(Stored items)
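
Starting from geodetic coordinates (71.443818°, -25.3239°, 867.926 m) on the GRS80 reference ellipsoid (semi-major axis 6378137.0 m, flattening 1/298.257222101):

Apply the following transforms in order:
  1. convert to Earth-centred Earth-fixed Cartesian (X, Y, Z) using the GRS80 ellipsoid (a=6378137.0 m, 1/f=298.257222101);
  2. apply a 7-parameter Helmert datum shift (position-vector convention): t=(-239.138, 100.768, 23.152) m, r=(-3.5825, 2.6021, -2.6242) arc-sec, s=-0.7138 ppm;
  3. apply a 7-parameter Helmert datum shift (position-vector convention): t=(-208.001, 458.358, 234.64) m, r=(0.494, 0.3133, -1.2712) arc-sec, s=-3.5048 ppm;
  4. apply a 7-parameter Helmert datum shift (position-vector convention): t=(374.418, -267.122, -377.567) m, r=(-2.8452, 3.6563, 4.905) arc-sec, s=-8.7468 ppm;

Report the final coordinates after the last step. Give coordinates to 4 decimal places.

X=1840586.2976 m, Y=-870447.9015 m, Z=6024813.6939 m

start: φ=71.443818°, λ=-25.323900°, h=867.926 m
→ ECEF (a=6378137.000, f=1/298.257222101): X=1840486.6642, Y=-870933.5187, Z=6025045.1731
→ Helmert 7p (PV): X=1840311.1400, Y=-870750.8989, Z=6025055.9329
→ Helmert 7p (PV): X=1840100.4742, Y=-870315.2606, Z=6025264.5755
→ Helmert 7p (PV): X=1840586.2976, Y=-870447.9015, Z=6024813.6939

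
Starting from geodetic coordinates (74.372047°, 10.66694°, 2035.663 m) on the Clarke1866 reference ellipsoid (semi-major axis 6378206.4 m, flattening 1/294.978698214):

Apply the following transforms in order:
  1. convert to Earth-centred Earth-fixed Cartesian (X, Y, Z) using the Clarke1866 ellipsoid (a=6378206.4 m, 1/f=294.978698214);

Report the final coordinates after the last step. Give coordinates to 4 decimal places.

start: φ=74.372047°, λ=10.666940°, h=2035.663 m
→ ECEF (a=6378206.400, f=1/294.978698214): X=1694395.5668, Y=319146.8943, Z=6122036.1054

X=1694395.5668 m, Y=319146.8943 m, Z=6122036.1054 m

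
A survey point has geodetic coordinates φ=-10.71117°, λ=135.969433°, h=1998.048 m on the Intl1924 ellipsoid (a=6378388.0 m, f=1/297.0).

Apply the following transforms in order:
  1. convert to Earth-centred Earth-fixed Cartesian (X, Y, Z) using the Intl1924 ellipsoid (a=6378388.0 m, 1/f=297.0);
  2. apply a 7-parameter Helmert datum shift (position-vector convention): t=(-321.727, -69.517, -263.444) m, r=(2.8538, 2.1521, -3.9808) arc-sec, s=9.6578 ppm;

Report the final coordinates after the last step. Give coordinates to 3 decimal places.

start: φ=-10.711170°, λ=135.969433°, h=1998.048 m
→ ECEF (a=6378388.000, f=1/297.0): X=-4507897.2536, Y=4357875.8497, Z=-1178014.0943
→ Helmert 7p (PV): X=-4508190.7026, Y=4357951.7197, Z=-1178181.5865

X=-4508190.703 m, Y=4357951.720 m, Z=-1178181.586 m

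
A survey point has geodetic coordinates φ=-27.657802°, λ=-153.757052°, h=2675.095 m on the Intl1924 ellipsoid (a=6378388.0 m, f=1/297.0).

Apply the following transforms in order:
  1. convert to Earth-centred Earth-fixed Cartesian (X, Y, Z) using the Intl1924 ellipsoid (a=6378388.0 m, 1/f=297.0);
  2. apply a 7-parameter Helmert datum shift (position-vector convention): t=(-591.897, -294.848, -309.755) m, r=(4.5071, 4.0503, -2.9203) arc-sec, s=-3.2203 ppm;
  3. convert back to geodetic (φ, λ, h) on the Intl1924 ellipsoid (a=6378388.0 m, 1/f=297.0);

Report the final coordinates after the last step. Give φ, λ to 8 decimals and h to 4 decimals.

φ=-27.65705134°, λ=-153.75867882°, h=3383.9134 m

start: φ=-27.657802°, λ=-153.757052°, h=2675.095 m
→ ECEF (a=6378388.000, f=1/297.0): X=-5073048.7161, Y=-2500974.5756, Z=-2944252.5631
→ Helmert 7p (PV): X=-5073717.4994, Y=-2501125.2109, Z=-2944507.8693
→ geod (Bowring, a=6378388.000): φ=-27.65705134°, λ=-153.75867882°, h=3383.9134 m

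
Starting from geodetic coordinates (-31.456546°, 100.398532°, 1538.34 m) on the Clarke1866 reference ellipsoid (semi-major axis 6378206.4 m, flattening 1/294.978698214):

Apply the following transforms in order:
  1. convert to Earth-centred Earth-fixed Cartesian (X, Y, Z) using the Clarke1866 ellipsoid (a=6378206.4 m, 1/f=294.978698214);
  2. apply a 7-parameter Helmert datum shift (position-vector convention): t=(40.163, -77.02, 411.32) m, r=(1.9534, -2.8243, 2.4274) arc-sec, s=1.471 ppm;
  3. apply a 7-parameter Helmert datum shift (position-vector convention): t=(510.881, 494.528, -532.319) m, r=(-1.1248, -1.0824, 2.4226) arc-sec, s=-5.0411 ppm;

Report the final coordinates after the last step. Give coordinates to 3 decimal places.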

(TASK BRIEF)
Among the lines above, which contain the word "Starting"? Copy every one.

(EXERCISE SOLUTION)
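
Starting from geodetic coordinates (71.443818°, -25.3239°, 867.926 m) on the GRS80 reference ellipsoid (semi-major axis 6378137.0 m, flattening 1/298.257222101):
Starting from geodetic coordinates (74.372047°, 10.66694°, 2035.663 m) on the Clarke1866 reference ellipsoid (semi-major axis 6378206.4 m, flattening 1/294.978698214):
Starting from geodetic coordinates (-31.456546°, 100.398532°, 1538.34 m) on the Clarke1866 reference ellipsoid (semi-major axis 6378206.4 m, flattening 1/294.978698214):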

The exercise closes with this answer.